- Saved data entries
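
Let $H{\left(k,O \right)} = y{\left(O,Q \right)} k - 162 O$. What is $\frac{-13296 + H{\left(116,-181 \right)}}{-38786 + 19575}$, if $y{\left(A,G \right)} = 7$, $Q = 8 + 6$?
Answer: $- \frac{16838}{19211} \approx -0.87648$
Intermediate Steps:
$Q = 14$
$H{\left(k,O \right)} = - 162 O + 7 k$ ($H{\left(k,O \right)} = 7 k - 162 O = - 162 O + 7 k$)
$\frac{-13296 + H{\left(116,-181 \right)}}{-38786 + 19575} = \frac{-13296 + \left(\left(-162\right) \left(-181\right) + 7 \cdot 116\right)}{-38786 + 19575} = \frac{-13296 + \left(29322 + 812\right)}{-19211} = \left(-13296 + 30134\right) \left(- \frac{1}{19211}\right) = 16838 \left(- \frac{1}{19211}\right) = - \frac{16838}{19211}$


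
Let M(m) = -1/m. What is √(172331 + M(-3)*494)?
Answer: √1552461/3 ≈ 415.33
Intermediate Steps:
√(172331 + M(-3)*494) = √(172331 - 1/(-3)*494) = √(172331 - 1*(-⅓)*494) = √(172331 + (⅓)*494) = √(172331 + 494/3) = √(517487/3) = √1552461/3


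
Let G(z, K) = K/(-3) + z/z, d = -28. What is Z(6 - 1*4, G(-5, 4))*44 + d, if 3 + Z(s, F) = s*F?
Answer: -568/3 ≈ -189.33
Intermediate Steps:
G(z, K) = 1 - K/3 (G(z, K) = K*(-⅓) + 1 = -K/3 + 1 = 1 - K/3)
Z(s, F) = -3 + F*s (Z(s, F) = -3 + s*F = -3 + F*s)
Z(6 - 1*4, G(-5, 4))*44 + d = (-3 + (1 - ⅓*4)*(6 - 1*4))*44 - 28 = (-3 + (1 - 4/3)*(6 - 4))*44 - 28 = (-3 - ⅓*2)*44 - 28 = (-3 - ⅔)*44 - 28 = -11/3*44 - 28 = -484/3 - 28 = -568/3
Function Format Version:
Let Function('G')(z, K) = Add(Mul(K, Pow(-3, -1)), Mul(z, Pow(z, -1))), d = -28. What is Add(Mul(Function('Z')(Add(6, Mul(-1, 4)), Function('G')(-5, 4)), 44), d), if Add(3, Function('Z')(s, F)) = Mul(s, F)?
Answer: Rational(-568, 3) ≈ -189.33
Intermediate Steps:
Function('G')(z, K) = Add(1, Mul(Rational(-1, 3), K)) (Function('G')(z, K) = Add(Mul(K, Rational(-1, 3)), 1) = Add(Mul(Rational(-1, 3), K), 1) = Add(1, Mul(Rational(-1, 3), K)))
Function('Z')(s, F) = Add(-3, Mul(F, s)) (Function('Z')(s, F) = Add(-3, Mul(s, F)) = Add(-3, Mul(F, s)))
Add(Mul(Function('Z')(Add(6, Mul(-1, 4)), Function('G')(-5, 4)), 44), d) = Add(Mul(Add(-3, Mul(Add(1, Mul(Rational(-1, 3), 4)), Add(6, Mul(-1, 4)))), 44), -28) = Add(Mul(Add(-3, Mul(Add(1, Rational(-4, 3)), Add(6, -4))), 44), -28) = Add(Mul(Add(-3, Mul(Rational(-1, 3), 2)), 44), -28) = Add(Mul(Add(-3, Rational(-2, 3)), 44), -28) = Add(Mul(Rational(-11, 3), 44), -28) = Add(Rational(-484, 3), -28) = Rational(-568, 3)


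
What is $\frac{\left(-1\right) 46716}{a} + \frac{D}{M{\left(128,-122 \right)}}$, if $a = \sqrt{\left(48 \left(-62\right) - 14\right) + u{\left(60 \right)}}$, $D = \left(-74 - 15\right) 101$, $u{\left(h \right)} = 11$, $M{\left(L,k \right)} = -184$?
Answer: $\frac{8989}{184} + \frac{15572 i \sqrt{331}}{331} \approx 48.853 + 855.91 i$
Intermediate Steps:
$D = -8989$ ($D = \left(-89\right) 101 = -8989$)
$a = 3 i \sqrt{331}$ ($a = \sqrt{\left(48 \left(-62\right) - 14\right) + 11} = \sqrt{\left(-2976 - 14\right) + 11} = \sqrt{-2990 + 11} = \sqrt{-2979} = 3 i \sqrt{331} \approx 54.58 i$)
$\frac{\left(-1\right) 46716}{a} + \frac{D}{M{\left(128,-122 \right)}} = \frac{\left(-1\right) 46716}{3 i \sqrt{331}} - \frac{8989}{-184} = - 46716 \left(- \frac{i \sqrt{331}}{993}\right) - - \frac{8989}{184} = \frac{15572 i \sqrt{331}}{331} + \frac{8989}{184} = \frac{8989}{184} + \frac{15572 i \sqrt{331}}{331}$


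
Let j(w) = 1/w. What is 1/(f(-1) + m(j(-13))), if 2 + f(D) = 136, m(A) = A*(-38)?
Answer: 13/1780 ≈ 0.0073034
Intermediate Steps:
m(A) = -38*A
f(D) = 134 (f(D) = -2 + 136 = 134)
1/(f(-1) + m(j(-13))) = 1/(134 - 38/(-13)) = 1/(134 - 38*(-1/13)) = 1/(134 + 38/13) = 1/(1780/13) = 13/1780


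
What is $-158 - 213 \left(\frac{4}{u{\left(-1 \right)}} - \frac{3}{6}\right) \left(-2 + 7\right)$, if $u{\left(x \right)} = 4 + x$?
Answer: $- \frac{2091}{2} \approx -1045.5$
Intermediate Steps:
$-158 - 213 \left(\frac{4}{u{\left(-1 \right)}} - \frac{3}{6}\right) \left(-2 + 7\right) = -158 - 213 \left(\frac{4}{4 - 1} - \frac{3}{6}\right) \left(-2 + 7\right) = -158 - 213 \left(\frac{4}{3} - \frac{1}{2}\right) 5 = -158 - 213 \cdot \frac{5}{6} \cdot 5 = -158 - \frac{1775}{2} = - \frac{2091}{2}$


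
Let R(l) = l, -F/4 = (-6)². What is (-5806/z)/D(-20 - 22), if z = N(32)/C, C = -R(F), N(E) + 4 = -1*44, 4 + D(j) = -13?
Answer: -17418/17 ≈ -1024.6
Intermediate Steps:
D(j) = -17 (D(j) = -4 - 13 = -17)
F = -144 (F = -4*(-6)² = -4*36 = -144)
N(E) = -48 (N(E) = -4 - 1*44 = -4 - 44 = -48)
C = 144 (C = -1*(-144) = 144)
z = -⅓ (z = -48/144 = -48*1/144 = -⅓ ≈ -0.33333)
(-5806/z)/D(-20 - 22) = -5806/(-⅓)/(-17) = -5806*(-3)*(-1/17) = 17418*(-1/17) = -17418/17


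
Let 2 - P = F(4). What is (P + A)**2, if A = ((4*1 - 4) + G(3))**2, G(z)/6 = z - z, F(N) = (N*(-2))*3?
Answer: 676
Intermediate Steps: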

- Description of the task
Retype all of the entries exactly, please.

- Expected answer
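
Let $H{\left(k,O \right)} = y{\left(O,Q \right)} k - 162 O$. What is $\frac{-13296 + H{\left(116,-181 \right)}}{-38786 + 19575}$, if $y{\left(A,G \right)} = 7$, $Q = 8 + 6$?
Answer: $- \frac{16838}{19211} \approx -0.87648$
Intermediate Steps:
$Q = 14$
$H{\left(k,O \right)} = - 162 O + 7 k$ ($H{\left(k,O \right)} = 7 k - 162 O = - 162 O + 7 k$)
$\frac{-13296 + H{\left(116,-181 \right)}}{-38786 + 19575} = \frac{-13296 + \left(\left(-162\right) \left(-181\right) + 7 \cdot 116\right)}{-38786 + 19575} = \frac{-13296 + \left(29322 + 812\right)}{-19211} = \left(-13296 + 30134\right) \left(- \frac{1}{19211}\right) = 16838 \left(- \frac{1}{19211}\right) = - \frac{16838}{19211}$


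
Let M(m) = -1/m. What is √(172331 + M(-3)*494)?
Answer: √1552461/3 ≈ 415.33
Intermediate Steps:
√(172331 + M(-3)*494) = √(172331 - 1/(-3)*494) = √(172331 - 1*(-⅓)*494) = √(172331 + (⅓)*494) = √(172331 + 494/3) = √(517487/3) = √1552461/3


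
Let G(z, K) = K/(-3) + z/z, d = -28. What is Z(6 - 1*4, G(-5, 4))*44 + d, if 3 + Z(s, F) = s*F?
Answer: -568/3 ≈ -189.33
Intermediate Steps:
G(z, K) = 1 - K/3 (G(z, K) = K*(-⅓) + 1 = -K/3 + 1 = 1 - K/3)
Z(s, F) = -3 + F*s (Z(s, F) = -3 + s*F = -3 + F*s)
Z(6 - 1*4, G(-5, 4))*44 + d = (-3 + (1 - ⅓*4)*(6 - 1*4))*44 - 28 = (-3 + (1 - 4/3)*(6 - 4))*44 - 28 = (-3 - ⅓*2)*44 - 28 = (-3 - ⅔)*44 - 28 = -11/3*44 - 28 = -484/3 - 28 = -568/3
Function Format Version:
Let Function('G')(z, K) = Add(Mul(K, Pow(-3, -1)), Mul(z, Pow(z, -1))), d = -28. What is Add(Mul(Function('Z')(Add(6, Mul(-1, 4)), Function('G')(-5, 4)), 44), d), if Add(3, Function('Z')(s, F)) = Mul(s, F)?
Answer: Rational(-568, 3) ≈ -189.33
Intermediate Steps:
Function('G')(z, K) = Add(1, Mul(Rational(-1, 3), K)) (Function('G')(z, K) = Add(Mul(K, Rational(-1, 3)), 1) = Add(Mul(Rational(-1, 3), K), 1) = Add(1, Mul(Rational(-1, 3), K)))
Function('Z')(s, F) = Add(-3, Mul(F, s)) (Function('Z')(s, F) = Add(-3, Mul(s, F)) = Add(-3, Mul(F, s)))
Add(Mul(Function('Z')(Add(6, Mul(-1, 4)), Function('G')(-5, 4)), 44), d) = Add(Mul(Add(-3, Mul(Add(1, Mul(Rational(-1, 3), 4)), Add(6, Mul(-1, 4)))), 44), -28) = Add(Mul(Add(-3, Mul(Add(1, Rational(-4, 3)), Add(6, -4))), 44), -28) = Add(Mul(Add(-3, Mul(Rational(-1, 3), 2)), 44), -28) = Add(Mul(Add(-3, Rational(-2, 3)), 44), -28) = Add(Mul(Rational(-11, 3), 44), -28) = Add(Rational(-484, 3), -28) = Rational(-568, 3)


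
What is $\frac{\left(-1\right) 46716}{a} + \frac{D}{M{\left(128,-122 \right)}}$, if $a = \sqrt{\left(48 \left(-62\right) - 14\right) + u{\left(60 \right)}}$, $D = \left(-74 - 15\right) 101$, $u{\left(h \right)} = 11$, $M{\left(L,k \right)} = -184$?
Answer: $\frac{8989}{184} + \frac{15572 i \sqrt{331}}{331} \approx 48.853 + 855.91 i$
Intermediate Steps:
$D = -8989$ ($D = \left(-89\right) 101 = -8989$)
$a = 3 i \sqrt{331}$ ($a = \sqrt{\left(48 \left(-62\right) - 14\right) + 11} = \sqrt{\left(-2976 - 14\right) + 11} = \sqrt{-2990 + 11} = \sqrt{-2979} = 3 i \sqrt{331} \approx 54.58 i$)
$\frac{\left(-1\right) 46716}{a} + \frac{D}{M{\left(128,-122 \right)}} = \frac{\left(-1\right) 46716}{3 i \sqrt{331}} - \frac{8989}{-184} = - 46716 \left(- \frac{i \sqrt{331}}{993}\right) - - \frac{8989}{184} = \frac{15572 i \sqrt{331}}{331} + \frac{8989}{184} = \frac{8989}{184} + \frac{15572 i \sqrt{331}}{331}$


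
Let j(w) = 1/w. What is 1/(f(-1) + m(j(-13))), if 2 + f(D) = 136, m(A) = A*(-38)?
Answer: 13/1780 ≈ 0.0073034
Intermediate Steps:
m(A) = -38*A
f(D) = 134 (f(D) = -2 + 136 = 134)
1/(f(-1) + m(j(-13))) = 1/(134 - 38/(-13)) = 1/(134 - 38*(-1/13)) = 1/(134 + 38/13) = 1/(1780/13) = 13/1780


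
What is $-158 - 213 \left(\frac{4}{u{\left(-1 \right)}} - \frac{3}{6}\right) \left(-2 + 7\right)$, if $u{\left(x \right)} = 4 + x$?
Answer: $- \frac{2091}{2} \approx -1045.5$
Intermediate Steps:
$-158 - 213 \left(\frac{4}{u{\left(-1 \right)}} - \frac{3}{6}\right) \left(-2 + 7\right) = -158 - 213 \left(\frac{4}{4 - 1} - \frac{3}{6}\right) \left(-2 + 7\right) = -158 - 213 \left(\frac{4}{3} - \frac{1}{2}\right) 5 = -158 - 213 \cdot \frac{5}{6} \cdot 5 = -158 - \frac{1775}{2} = - \frac{2091}{2}$


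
Let R(l) = l, -F/4 = (-6)². What is (-5806/z)/D(-20 - 22), if z = N(32)/C, C = -R(F), N(E) + 4 = -1*44, 4 + D(j) = -13?
Answer: -17418/17 ≈ -1024.6
Intermediate Steps:
D(j) = -17 (D(j) = -4 - 13 = -17)
F = -144 (F = -4*(-6)² = -4*36 = -144)
N(E) = -48 (N(E) = -4 - 1*44 = -4 - 44 = -48)
C = 144 (C = -1*(-144) = 144)
z = -⅓ (z = -48/144 = -48*1/144 = -⅓ ≈ -0.33333)
(-5806/z)/D(-20 - 22) = -5806/(-⅓)/(-17) = -5806*(-3)*(-1/17) = 17418*(-1/17) = -17418/17


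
Let 2 - P = F(4). What is (P + A)**2, if A = ((4*1 - 4) + G(3))**2, G(z)/6 = z - z, F(N) = (N*(-2))*3?
Answer: 676
Intermediate Steps: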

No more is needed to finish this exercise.